> [EXERCISE REQUIREMENTS]:
Produce a verbatim copy of the lines from the one holding "Model the time" through the last line of the listing, and nothing else.

> [AVAILABLE RECORDS]:
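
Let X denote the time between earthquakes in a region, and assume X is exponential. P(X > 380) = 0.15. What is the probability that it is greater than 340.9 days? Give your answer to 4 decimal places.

e^(−λ·380) = 0.15 ⇒ λ = −ln(0.15)/380 = 0.00499242.
P(X > 340.9) = e^(−0.00499242·340.9) = e^(−1.7019) ≈ 0.1823.

0.1823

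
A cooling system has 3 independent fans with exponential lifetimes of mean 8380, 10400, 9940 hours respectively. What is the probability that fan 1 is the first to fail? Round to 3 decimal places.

0.378

Rates: λ_i = 1/mean_i → 0.000119332, 0.0000961538, 0.000100604; Σλ = 0.000316089.
P(fan 1 first) = λ_1/Σλ = 0.000119332/0.000316089 ≈ 0.378.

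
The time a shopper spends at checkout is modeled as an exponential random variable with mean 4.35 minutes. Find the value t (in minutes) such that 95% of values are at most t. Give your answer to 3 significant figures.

13.0

The rate is λ = 1/4.35 = 0.229885 per minute.
Set 1 − e^(−λt) = 0.95, so t = −ln(0.05)/λ = 2.9957/0.229885 ≈ 13.0314 minutes.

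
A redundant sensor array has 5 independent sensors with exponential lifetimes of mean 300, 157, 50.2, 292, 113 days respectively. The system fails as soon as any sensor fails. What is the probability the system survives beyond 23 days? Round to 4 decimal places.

The first failure time is exponential with rate Σλ_i = 1/300 + 1/157 + 1/50.2 + 1/292 + 1/113 = 0.0418973 per day.
P(min > 23) = e^(−0.0418973·23) = e^(−0.96364) ≈ 0.3815.

0.3815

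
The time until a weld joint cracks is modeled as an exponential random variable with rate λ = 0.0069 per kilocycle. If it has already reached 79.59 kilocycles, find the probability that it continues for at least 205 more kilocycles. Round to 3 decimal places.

0.243

The exponential is memoryless, so the remaining time is again Exp(λ): the condition X > 79.59 is irrelevant.
P(X > 205) = e^(−1.4145) ≈ 0.243.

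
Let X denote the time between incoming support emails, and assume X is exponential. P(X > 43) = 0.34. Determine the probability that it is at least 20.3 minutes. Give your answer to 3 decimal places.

0.601

e^(−λ·43) = 0.34 ⇒ λ = −ln(0.34)/43 = 0.0250886.
P(X > 20.3) = e^(−0.0250886·20.3) = e^(−0.5093) ≈ 0.601.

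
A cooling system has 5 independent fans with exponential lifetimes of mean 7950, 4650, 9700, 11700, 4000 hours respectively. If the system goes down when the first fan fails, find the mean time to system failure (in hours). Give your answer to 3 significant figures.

1280

The first failure time is exponential with rate Σλ_i = 1/7950 + 1/4650 + 1/9700 + 1/11700 + 1/4000 = 0.000779403 per hour.
E[min] = 1/Σλ = 1/0.000779403 = 1283.03 hours.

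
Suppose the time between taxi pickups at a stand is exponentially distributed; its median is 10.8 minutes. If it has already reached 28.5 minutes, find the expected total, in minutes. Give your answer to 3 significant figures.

For an exponential, median = ln(2)/λ, so λ = ln 2 / 10.8 = 0.0641803 per minute.
By memorylessness, E[X | X > 28.5] = 28.5 + 1/λ = 28.5 + 15.5811 = 44.0811 minutes.

44.1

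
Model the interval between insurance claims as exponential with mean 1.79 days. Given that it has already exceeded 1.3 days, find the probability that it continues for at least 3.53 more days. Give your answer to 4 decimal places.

0.1392

The rate is λ = 1/1.79 = 0.558659 per day.
P(X > s+t | X > s) = e^(−λ(s+t))/e^(−λs) = e^(−λt), independent of s = 1.3.
P(X > 3.53) = e^(−1.9721) ≈ 0.1392.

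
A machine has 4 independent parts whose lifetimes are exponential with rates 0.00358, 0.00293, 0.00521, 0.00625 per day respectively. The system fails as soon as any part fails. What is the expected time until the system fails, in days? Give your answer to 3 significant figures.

55.6

The time to first failure is exponential with rate Σλ = 0.00358 + 0.00293 + 0.00521 + 0.00625 = 0.01797.
E[min] = 1/Σλ = 1/0.01797 = 55.6483 days.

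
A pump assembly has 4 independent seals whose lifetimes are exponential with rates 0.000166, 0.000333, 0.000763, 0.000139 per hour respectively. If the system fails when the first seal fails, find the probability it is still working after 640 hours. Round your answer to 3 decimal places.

0.408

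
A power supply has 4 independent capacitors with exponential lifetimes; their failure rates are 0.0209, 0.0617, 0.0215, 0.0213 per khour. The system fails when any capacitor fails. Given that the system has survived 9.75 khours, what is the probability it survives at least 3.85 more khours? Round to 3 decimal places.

0.617

Time to first failure ~ Exp(Σλ) with Σλ = 0.1254.
By memorylessness, P(T > 9.75+3.85 | T > 9.75) = P(T > 3.85) = e^(−0.1254·3.85) ≈ 0.617.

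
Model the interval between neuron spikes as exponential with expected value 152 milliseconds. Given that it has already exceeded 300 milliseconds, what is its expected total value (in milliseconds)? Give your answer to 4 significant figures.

452.0

The rate is λ = 1/152 = 0.00657895 per millisecond.
By memorylessness, E[X | X > 300] = 300 + 1/λ = 300 + 152 = 452 milliseconds.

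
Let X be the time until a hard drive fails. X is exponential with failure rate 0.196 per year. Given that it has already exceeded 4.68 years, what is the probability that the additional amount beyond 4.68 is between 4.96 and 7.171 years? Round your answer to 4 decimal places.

Memoryless: the residual past 4.68 is again Exp(λ).
P(4.96 < residual < 7.171) = e^(−λ·4.96) − e^(−λ·7.171) = 0.37827 − 0.24524 ≈ 0.1330.

0.1330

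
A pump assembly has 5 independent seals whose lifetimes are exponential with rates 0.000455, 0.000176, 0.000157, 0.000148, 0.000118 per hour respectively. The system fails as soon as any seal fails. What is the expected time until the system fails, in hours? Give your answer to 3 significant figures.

The time to first failure is exponential with rate Σλ = 0.000455 + 0.000176 + 0.000157 + 0.000148 + 0.000118 = 0.001054.
E[min] = 1/Σλ = 1/0.001054 = 948.767 hours.

949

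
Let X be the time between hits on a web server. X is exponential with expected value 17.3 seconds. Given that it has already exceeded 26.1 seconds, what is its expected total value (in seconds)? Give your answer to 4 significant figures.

43.40

The rate is λ = 1/17.3 = 0.0578035 per second.
By memorylessness, E[X | X > 26.1] = 26.1 + 1/λ = 26.1 + 17.3 = 43.4 seconds.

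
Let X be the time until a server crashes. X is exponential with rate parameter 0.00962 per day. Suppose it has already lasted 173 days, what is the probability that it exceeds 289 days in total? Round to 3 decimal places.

0.328

P(X > s+t | X > s) = e^(−λ(s+t))/e^(−λs) = e^(−λt), independent of s = 173.
P(X > 116) = e^(−1.1159) ≈ 0.328.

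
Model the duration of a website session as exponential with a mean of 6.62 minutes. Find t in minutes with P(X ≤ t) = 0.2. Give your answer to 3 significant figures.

1.48

The rate is λ = 1/6.62 = 0.151057 per minute.
Set 1 − e^(−λt) = 0.2, so t = −ln(0.8)/λ = 0.22314/0.151057 ≈ 1.47721 minutes.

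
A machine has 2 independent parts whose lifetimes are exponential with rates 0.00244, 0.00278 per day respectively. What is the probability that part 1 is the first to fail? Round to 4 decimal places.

The time to first failure is exponential with rate Σλ = 0.00244 + 0.00278 = 0.00522.
P(part 1 first) = λ_1/Σλ = 0.00244/0.00522 ≈ 0.4674.

0.4674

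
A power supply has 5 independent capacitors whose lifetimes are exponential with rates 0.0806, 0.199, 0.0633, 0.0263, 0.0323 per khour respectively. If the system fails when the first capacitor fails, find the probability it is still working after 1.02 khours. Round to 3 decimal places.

0.664

The time to first failure is exponential with rate Σλ = 0.0806 + 0.199 + 0.0633 + 0.0263 + 0.0323 = 0.4015.
P(min > 1.02) = e^(−0.4015·1.02) = e^(−0.40953) ≈ 0.664.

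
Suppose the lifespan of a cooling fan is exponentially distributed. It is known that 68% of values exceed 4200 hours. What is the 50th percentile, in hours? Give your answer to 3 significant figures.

7550

e^(−λ·4200) = 0.68 ⇒ λ = −ln(0.68)/4200 = 0.0000918244.
50th percentile: 1 − e^(−λt) = 0.5, t = −ln(0.5)/λ = 7548.62 hours.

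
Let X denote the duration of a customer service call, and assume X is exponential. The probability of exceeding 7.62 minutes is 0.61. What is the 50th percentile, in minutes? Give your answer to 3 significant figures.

e^(−λ·7.62) = 0.61 ⇒ λ = −ln(0.61)/7.62 = 0.0648683.
50th percentile: 1 − e^(−λt) = 0.5, t = −ln(0.5)/λ = 10.6855 minutes.

10.7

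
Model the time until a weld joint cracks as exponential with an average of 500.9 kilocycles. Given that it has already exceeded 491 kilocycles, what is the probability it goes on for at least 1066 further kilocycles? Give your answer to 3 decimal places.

0.119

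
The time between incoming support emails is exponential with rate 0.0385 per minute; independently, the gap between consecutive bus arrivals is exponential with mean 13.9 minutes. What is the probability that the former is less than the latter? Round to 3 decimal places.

0.349

λ_1 = 0.0385, λ_2 = 1/13.9 = 0.0719424.
For independent exponentials, P(the former < the latter) = λ_1/(λ_1+λ_2) = 0.0385/0.110442 ≈ 0.349.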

> [EXERCISE ANSWER]:
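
Model the time until a weld joint cracks as exponential with an average of 500.9 kilocycles. Given that it has already exceeded 491 kilocycles, what is the probability it goes on for at least 1066 further kilocycles? Give your answer to 3 decimal places.

0.119

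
The time between incoming support emails is exponential with rate 0.0385 per minute; independently, the gap between consecutive bus arrivals is exponential with mean 13.9 minutes. What is the probability that the former is less than the latter? Round to 3 decimal places.

0.349

λ_1 = 0.0385, λ_2 = 1/13.9 = 0.0719424.
For independent exponentials, P(the former < the latter) = λ_1/(λ_1+λ_2) = 0.0385/0.110442 ≈ 0.349.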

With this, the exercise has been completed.